Information supplied: Begin
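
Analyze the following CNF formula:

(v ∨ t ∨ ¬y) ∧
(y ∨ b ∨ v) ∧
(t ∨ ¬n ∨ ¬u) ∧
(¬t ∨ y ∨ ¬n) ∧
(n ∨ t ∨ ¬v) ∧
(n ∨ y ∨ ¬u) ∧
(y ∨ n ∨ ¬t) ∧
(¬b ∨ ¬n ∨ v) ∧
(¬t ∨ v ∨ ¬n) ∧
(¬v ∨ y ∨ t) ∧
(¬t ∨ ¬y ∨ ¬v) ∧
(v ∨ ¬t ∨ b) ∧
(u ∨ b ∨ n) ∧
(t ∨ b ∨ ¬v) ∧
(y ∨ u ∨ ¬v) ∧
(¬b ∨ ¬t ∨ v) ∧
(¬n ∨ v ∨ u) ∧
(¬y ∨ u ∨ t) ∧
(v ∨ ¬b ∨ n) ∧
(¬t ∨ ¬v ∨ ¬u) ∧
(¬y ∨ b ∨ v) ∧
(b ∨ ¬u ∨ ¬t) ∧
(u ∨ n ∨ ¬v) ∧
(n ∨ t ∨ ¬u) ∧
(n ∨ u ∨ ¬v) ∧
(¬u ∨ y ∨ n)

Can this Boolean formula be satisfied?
No

No, the formula is not satisfiable.

No assignment of truth values to the variables can make all 26 clauses true simultaneously.

The formula is UNSAT (unsatisfiable).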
Information supplied: End
Task description —
Give back the material above exactly as it was given.

Written solution —
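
Analyze the following CNF formula:

(v ∨ t ∨ ¬y) ∧
(y ∨ b ∨ v) ∧
(t ∨ ¬n ∨ ¬u) ∧
(¬t ∨ y ∨ ¬n) ∧
(n ∨ t ∨ ¬v) ∧
(n ∨ y ∨ ¬u) ∧
(y ∨ n ∨ ¬t) ∧
(¬b ∨ ¬n ∨ v) ∧
(¬t ∨ v ∨ ¬n) ∧
(¬v ∨ y ∨ t) ∧
(¬t ∨ ¬y ∨ ¬v) ∧
(v ∨ ¬t ∨ b) ∧
(u ∨ b ∨ n) ∧
(t ∨ b ∨ ¬v) ∧
(y ∨ u ∨ ¬v) ∧
(¬b ∨ ¬t ∨ v) ∧
(¬n ∨ v ∨ u) ∧
(¬y ∨ u ∨ t) ∧
(v ∨ ¬b ∨ n) ∧
(¬t ∨ ¬v ∨ ¬u) ∧
(¬y ∨ b ∨ v) ∧
(b ∨ ¬u ∨ ¬t) ∧
(u ∨ n ∨ ¬v) ∧
(n ∨ t ∨ ¬u) ∧
(n ∨ u ∨ ¬v) ∧
(¬u ∨ y ∨ n)

Can this Boolean formula be satisfied?
No

No, the formula is not satisfiable.

No assignment of truth values to the variables can make all 26 clauses true simultaneously.

The formula is UNSAT (unsatisfiable).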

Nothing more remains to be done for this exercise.